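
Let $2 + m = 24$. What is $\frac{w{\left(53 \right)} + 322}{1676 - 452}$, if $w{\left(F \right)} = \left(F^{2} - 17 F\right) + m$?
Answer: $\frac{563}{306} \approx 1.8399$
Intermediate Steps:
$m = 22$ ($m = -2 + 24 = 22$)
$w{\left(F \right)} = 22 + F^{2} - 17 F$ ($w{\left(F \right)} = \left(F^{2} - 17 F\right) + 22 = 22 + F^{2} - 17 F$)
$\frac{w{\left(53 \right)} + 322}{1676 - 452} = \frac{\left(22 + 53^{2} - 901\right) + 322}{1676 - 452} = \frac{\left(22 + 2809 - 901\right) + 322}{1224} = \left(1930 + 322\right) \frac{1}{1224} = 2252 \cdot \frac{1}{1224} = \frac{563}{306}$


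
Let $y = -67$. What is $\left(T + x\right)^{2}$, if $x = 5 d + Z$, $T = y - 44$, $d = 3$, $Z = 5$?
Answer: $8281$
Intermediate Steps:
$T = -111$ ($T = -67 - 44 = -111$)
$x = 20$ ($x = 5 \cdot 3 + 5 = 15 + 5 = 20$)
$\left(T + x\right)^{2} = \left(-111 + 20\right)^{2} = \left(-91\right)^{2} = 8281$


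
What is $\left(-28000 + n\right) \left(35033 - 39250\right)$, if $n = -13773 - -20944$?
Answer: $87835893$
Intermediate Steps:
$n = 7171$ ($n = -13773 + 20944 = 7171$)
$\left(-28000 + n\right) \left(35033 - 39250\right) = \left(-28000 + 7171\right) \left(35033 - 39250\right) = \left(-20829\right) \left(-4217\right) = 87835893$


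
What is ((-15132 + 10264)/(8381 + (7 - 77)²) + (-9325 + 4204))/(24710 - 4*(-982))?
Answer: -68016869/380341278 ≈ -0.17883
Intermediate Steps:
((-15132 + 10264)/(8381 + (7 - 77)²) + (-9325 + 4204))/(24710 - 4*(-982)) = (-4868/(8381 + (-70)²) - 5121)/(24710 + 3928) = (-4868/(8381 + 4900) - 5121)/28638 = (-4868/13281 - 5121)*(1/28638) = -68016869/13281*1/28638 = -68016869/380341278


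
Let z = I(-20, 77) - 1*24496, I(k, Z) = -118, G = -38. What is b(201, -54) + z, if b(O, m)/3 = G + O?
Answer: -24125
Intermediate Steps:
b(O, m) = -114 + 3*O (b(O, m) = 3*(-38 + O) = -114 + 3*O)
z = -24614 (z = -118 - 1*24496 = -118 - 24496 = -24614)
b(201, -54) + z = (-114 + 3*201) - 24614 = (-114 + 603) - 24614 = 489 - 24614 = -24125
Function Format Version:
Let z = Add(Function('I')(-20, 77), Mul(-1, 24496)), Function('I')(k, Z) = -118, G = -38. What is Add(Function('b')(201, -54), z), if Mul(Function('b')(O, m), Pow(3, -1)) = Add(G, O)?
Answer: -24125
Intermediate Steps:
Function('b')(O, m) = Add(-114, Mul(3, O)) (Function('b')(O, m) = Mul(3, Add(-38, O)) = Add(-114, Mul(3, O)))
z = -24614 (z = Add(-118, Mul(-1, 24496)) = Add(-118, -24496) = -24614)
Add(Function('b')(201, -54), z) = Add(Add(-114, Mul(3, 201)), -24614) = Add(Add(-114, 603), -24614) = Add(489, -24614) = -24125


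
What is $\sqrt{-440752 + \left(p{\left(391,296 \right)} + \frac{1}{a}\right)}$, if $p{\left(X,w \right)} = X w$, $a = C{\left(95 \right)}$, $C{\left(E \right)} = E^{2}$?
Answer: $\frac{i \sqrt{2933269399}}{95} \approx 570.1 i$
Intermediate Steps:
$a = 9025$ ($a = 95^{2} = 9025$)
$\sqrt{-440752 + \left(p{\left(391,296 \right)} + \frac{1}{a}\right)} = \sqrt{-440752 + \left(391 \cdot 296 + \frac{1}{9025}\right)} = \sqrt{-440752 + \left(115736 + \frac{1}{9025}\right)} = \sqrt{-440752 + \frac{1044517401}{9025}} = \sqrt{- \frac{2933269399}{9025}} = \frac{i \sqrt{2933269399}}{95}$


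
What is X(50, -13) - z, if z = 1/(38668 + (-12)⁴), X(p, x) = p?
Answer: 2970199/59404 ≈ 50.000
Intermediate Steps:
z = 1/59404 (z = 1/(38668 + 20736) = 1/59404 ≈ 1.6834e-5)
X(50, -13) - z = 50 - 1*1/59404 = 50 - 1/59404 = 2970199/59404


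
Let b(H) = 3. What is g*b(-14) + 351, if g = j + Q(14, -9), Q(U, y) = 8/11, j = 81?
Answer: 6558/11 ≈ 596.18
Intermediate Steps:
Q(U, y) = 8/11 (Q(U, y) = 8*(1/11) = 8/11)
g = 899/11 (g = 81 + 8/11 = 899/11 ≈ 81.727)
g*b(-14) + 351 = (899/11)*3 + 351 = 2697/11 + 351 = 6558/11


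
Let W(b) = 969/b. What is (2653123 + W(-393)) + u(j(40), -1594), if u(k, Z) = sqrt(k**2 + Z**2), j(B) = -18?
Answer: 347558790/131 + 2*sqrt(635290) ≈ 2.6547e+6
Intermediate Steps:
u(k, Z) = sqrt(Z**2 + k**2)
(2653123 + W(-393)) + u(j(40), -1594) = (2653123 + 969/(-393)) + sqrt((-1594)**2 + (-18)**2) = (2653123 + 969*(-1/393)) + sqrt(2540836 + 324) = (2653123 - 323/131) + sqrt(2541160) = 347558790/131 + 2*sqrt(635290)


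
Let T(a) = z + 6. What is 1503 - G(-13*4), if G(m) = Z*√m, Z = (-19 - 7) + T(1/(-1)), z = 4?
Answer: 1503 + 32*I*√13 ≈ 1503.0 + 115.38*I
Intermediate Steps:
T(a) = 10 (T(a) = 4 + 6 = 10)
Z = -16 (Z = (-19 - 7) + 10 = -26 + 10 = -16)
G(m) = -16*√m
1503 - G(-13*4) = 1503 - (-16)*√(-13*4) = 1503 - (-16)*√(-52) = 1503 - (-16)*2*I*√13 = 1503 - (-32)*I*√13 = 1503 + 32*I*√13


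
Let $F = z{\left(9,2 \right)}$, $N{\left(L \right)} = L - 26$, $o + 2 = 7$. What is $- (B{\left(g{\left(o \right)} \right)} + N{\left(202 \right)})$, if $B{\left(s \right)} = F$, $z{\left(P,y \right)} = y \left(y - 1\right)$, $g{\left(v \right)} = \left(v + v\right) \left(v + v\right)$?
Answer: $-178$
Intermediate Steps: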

○ ○ ○ ○ ○ ○ ○

→ AIM OF THE TASK
Please repeat the material above, word for word and in full.

→ RESPONSE AREA
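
Let $2 + m = 24$. What is $\frac{w{\left(53 \right)} + 322}{1676 - 452}$, if $w{\left(F \right)} = \left(F^{2} - 17 F\right) + m$?
Answer: $\frac{563}{306} \approx 1.8399$
Intermediate Steps:
$m = 22$ ($m = -2 + 24 = 22$)
$w{\left(F \right)} = 22 + F^{2} - 17 F$ ($w{\left(F \right)} = \left(F^{2} - 17 F\right) + 22 = 22 + F^{2} - 17 F$)
$\frac{w{\left(53 \right)} + 322}{1676 - 452} = \frac{\left(22 + 53^{2} - 901\right) + 322}{1676 - 452} = \frac{\left(22 + 2809 - 901\right) + 322}{1224} = \left(1930 + 322\right) \frac{1}{1224} = 2252 \cdot \frac{1}{1224} = \frac{563}{306}$


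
Let $y = -67$. What is $\left(T + x\right)^{2}$, if $x = 5 d + Z$, $T = y - 44$, $d = 3$, $Z = 5$?
Answer: $8281$
Intermediate Steps:
$T = -111$ ($T = -67 - 44 = -111$)
$x = 20$ ($x = 5 \cdot 3 + 5 = 15 + 5 = 20$)
$\left(T + x\right)^{2} = \left(-111 + 20\right)^{2} = \left(-91\right)^{2} = 8281$


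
What is $\left(-28000 + n\right) \left(35033 - 39250\right)$, if $n = -13773 - -20944$?
Answer: $87835893$
Intermediate Steps:
$n = 7171$ ($n = -13773 + 20944 = 7171$)
$\left(-28000 + n\right) \left(35033 - 39250\right) = \left(-28000 + 7171\right) \left(35033 - 39250\right) = \left(-20829\right) \left(-4217\right) = 87835893$


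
What is ((-15132 + 10264)/(8381 + (7 - 77)²) + (-9325 + 4204))/(24710 - 4*(-982))?
Answer: -68016869/380341278 ≈ -0.17883
Intermediate Steps:
((-15132 + 10264)/(8381 + (7 - 77)²) + (-9325 + 4204))/(24710 - 4*(-982)) = (-4868/(8381 + (-70)²) - 5121)/(24710 + 3928) = (-4868/(8381 + 4900) - 5121)/28638 = (-4868/13281 - 5121)*(1/28638) = -68016869/13281*1/28638 = -68016869/380341278


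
Let z = I(-20, 77) - 1*24496, I(k, Z) = -118, G = -38. What is b(201, -54) + z, if b(O, m)/3 = G + O?
Answer: -24125
Intermediate Steps:
b(O, m) = -114 + 3*O (b(O, m) = 3*(-38 + O) = -114 + 3*O)
z = -24614 (z = -118 - 1*24496 = -118 - 24496 = -24614)
b(201, -54) + z = (-114 + 3*201) - 24614 = (-114 + 603) - 24614 = 489 - 24614 = -24125
Function Format Version:
Let z = Add(Function('I')(-20, 77), Mul(-1, 24496)), Function('I')(k, Z) = -118, G = -38. What is Add(Function('b')(201, -54), z), if Mul(Function('b')(O, m), Pow(3, -1)) = Add(G, O)?
Answer: -24125
Intermediate Steps:
Function('b')(O, m) = Add(-114, Mul(3, O)) (Function('b')(O, m) = Mul(3, Add(-38, O)) = Add(-114, Mul(3, O)))
z = -24614 (z = Add(-118, Mul(-1, 24496)) = Add(-118, -24496) = -24614)
Add(Function('b')(201, -54), z) = Add(Add(-114, Mul(3, 201)), -24614) = Add(Add(-114, 603), -24614) = Add(489, -24614) = -24125


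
What is $\sqrt{-440752 + \left(p{\left(391,296 \right)} + \frac{1}{a}\right)}$, if $p{\left(X,w \right)} = X w$, $a = C{\left(95 \right)}$, $C{\left(E \right)} = E^{2}$?
Answer: $\frac{i \sqrt{2933269399}}{95} \approx 570.1 i$
Intermediate Steps:
$a = 9025$ ($a = 95^{2} = 9025$)
$\sqrt{-440752 + \left(p{\left(391,296 \right)} + \frac{1}{a}\right)} = \sqrt{-440752 + \left(391 \cdot 296 + \frac{1}{9025}\right)} = \sqrt{-440752 + \left(115736 + \frac{1}{9025}\right)} = \sqrt{-440752 + \frac{1044517401}{9025}} = \sqrt{- \frac{2933269399}{9025}} = \frac{i \sqrt{2933269399}}{95}$


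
What is X(50, -13) - z, if z = 1/(38668 + (-12)⁴), X(p, x) = p?
Answer: 2970199/59404 ≈ 50.000
Intermediate Steps:
z = 1/59404 (z = 1/(38668 + 20736) = 1/59404 ≈ 1.6834e-5)
X(50, -13) - z = 50 - 1*1/59404 = 50 - 1/59404 = 2970199/59404


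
Let b(H) = 3. What is g*b(-14) + 351, if g = j + Q(14, -9), Q(U, y) = 8/11, j = 81?
Answer: 6558/11 ≈ 596.18
Intermediate Steps:
Q(U, y) = 8/11 (Q(U, y) = 8*(1/11) = 8/11)
g = 899/11 (g = 81 + 8/11 = 899/11 ≈ 81.727)
g*b(-14) + 351 = (899/11)*3 + 351 = 2697/11 + 351 = 6558/11


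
Let W(b) = 969/b. What is (2653123 + W(-393)) + u(j(40), -1594), if u(k, Z) = sqrt(k**2 + Z**2), j(B) = -18?
Answer: 347558790/131 + 2*sqrt(635290) ≈ 2.6547e+6
Intermediate Steps:
u(k, Z) = sqrt(Z**2 + k**2)
(2653123 + W(-393)) + u(j(40), -1594) = (2653123 + 969/(-393)) + sqrt((-1594)**2 + (-18)**2) = (2653123 + 969*(-1/393)) + sqrt(2540836 + 324) = (2653123 - 323/131) + sqrt(2541160) = 347558790/131 + 2*sqrt(635290)


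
Let T(a) = z + 6. What is 1503 - G(-13*4), if G(m) = Z*√m, Z = (-19 - 7) + T(1/(-1)), z = 4?
Answer: 1503 + 32*I*√13 ≈ 1503.0 + 115.38*I
Intermediate Steps:
T(a) = 10 (T(a) = 4 + 6 = 10)
Z = -16 (Z = (-19 - 7) + 10 = -26 + 10 = -16)
G(m) = -16*√m
1503 - G(-13*4) = 1503 - (-16)*√(-13*4) = 1503 - (-16)*√(-52) = 1503 - (-16)*2*I*√13 = 1503 - (-32)*I*√13 = 1503 + 32*I*√13


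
Let $F = z{\left(9,2 \right)}$, $N{\left(L \right)} = L - 26$, $o + 2 = 7$. What is $- (B{\left(g{\left(o \right)} \right)} + N{\left(202 \right)})$, if $B{\left(s \right)} = F$, $z{\left(P,y \right)} = y \left(y - 1\right)$, $g{\left(v \right)} = \left(v + v\right) \left(v + v\right)$?
Answer: $-178$
Intermediate Steps: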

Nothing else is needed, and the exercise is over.